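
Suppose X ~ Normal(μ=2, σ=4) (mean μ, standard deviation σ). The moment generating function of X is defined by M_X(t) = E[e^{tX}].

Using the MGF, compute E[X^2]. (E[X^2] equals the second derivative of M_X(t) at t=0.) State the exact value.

E[X^2] = M′′(0) = 20

M_X(t) = e^(8*t^2 + 2*t)
M′(t) = 16*t*e^(2*t)*e^(8*t^2) + 2*e^(2*t)*e^(8*t^2)
M′′(t) = 256*t^2*e^(2*t)*e^(8*t^2) + 64*t*e^(2*t)*e^(8*t^2) + 20*e^(2*t)*e^(8*t^2)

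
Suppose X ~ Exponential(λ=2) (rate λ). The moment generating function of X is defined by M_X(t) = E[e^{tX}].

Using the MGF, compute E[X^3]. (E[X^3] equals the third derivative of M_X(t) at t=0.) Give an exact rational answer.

M_X(t) = 2/(2 - t)
M′(t) = 2/(t^2 - 4*t + 4)
M′′(t) = -4/(t^3 - 6*t^2 + 12*t - 8)
M′′′(t) = 12/(t^4 - 8*t^3 + 24*t^2 - 32*t + 16)

E[X^3] = M′′′(0) = 3/4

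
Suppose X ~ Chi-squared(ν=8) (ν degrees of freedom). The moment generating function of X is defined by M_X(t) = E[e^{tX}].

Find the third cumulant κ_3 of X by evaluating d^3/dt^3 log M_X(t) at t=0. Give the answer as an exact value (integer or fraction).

κ_3 = K′′′(0) = 64

M_X(t) = (1 - 2*t)^(-4)
K_X(t) = log M_X(t) = -4*log(1 - 2*t)
K′(t) = -8/(2*t - 1)
K′′(t) = 16/(4*t^2 - 4*t + 1)
K′′′(t) = -64/(8*t^3 - 12*t^2 + 6*t - 1)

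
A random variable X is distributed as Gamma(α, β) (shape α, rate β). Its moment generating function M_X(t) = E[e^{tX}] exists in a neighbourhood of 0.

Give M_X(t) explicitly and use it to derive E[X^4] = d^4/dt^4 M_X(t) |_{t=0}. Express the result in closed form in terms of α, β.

E[X^4] = d^4M/dt^4 |_{t=0} = α*(α^3 + 6*α^2 + 11*α + 6)/β^4

M_X(t) = (β/(β - t))^α
dM/dt = -α*β^α*(1/(β - t))^α/(-β + t)
d^2M/dt^2 = (α^2*β^α*(1/(β - t))^α + α*β^α*(1/(β - t))^α)/(β^2 - 2*β*t + t^2)
d^3M/dt^3 = (-α^3*β^α*(1/(β - t))^α - 3*α^2*β^α*(1/(β - t))^α - 2*α*β^α*(1/(β - t))^α)/(-β^3 + 3*β^2*t - 3*β*t^2 + t^3)
d^4M/dt^4 = (α^4*β^α*(1/(β - t))^α + 6*α^3*β^α*(1/(β - t))^α + 11*α^2*β^α*(1/(β - t))^α + 6*α*β^α*(1/(β - t))^α)/(β^4 - 4*β^3*t + 6*β^2*t^2 - 4*β*t^3 + t^4)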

◆ ABOUT THIS EXERCISE: The word is "rate". Copy every line above where it appears.

◆ ANSWER TO THIS EXERCISE:
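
Suppose X ~ Exponential(λ=2) (rate λ). The moment generating function of X is defined by M_X(t) = E[e^{tX}].
A random variable X is distributed as Gamma(α, β) (shape α, rate β). Its moment generating function M_X(t) = E[e^{tX}] exists in a neighbourhood of 0.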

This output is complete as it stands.